§ Task brief: What lines of the data include the string "Iterate"? Copy them all.

§ Information supplied:
*** Begin section ***
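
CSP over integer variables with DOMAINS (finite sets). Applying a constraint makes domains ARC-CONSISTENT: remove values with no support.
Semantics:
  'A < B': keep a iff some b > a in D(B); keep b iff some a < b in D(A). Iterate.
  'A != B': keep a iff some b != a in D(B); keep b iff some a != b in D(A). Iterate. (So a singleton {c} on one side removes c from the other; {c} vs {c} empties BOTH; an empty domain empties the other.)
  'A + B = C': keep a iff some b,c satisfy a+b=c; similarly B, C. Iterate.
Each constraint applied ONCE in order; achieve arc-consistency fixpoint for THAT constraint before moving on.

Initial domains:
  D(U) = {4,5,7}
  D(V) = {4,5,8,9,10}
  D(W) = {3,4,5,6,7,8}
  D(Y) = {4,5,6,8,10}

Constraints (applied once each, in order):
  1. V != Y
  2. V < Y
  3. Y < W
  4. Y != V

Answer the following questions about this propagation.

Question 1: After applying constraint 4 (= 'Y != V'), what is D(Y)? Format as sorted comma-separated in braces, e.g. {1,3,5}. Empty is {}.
Answer: {5,6}

Derivation:
Constraint 1 (V != Y) on D(V)={4,5,8,9,10} D(Y)={4,5,6,8,10}: no change
Constraint 2 (V < Y) on D(V)={4,5,8,9,10} D(Y)={4,5,6,8,10}: V {4,5,8,9,10}->{4,5,8,9}; Y {4,5,6,8,10}->{5,6,8,10}
Constraint 3 (Y < W) on D(Y)={5,6,8,10} D(W)={3,4,5,6,7,8}: Y {5,6,8,10}->{5,6}; W {3,4,5,6,7,8}->{6,7,8}
Constraint 4 (Y != V) on D(Y)={5,6} D(V)={4,5,8,9}: no change
So after constraint 4: D(Y) = {5,6}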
*** End section ***
§ Solution to the problem:
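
  'A < B': keep a iff some b > a in D(B); keep b iff some a < b in D(A). Iterate.
  'A != B': keep a iff some b != a in D(B); keep b iff some a != b in D(A). Iterate. (So a singleton {c} on one side removes c from the other; {c} vs {c} empties BOTH; an empty domain empties the other.)
  'A + B = C': keep a iff some b,c satisfy a+b=c; similarly B, C. Iterate.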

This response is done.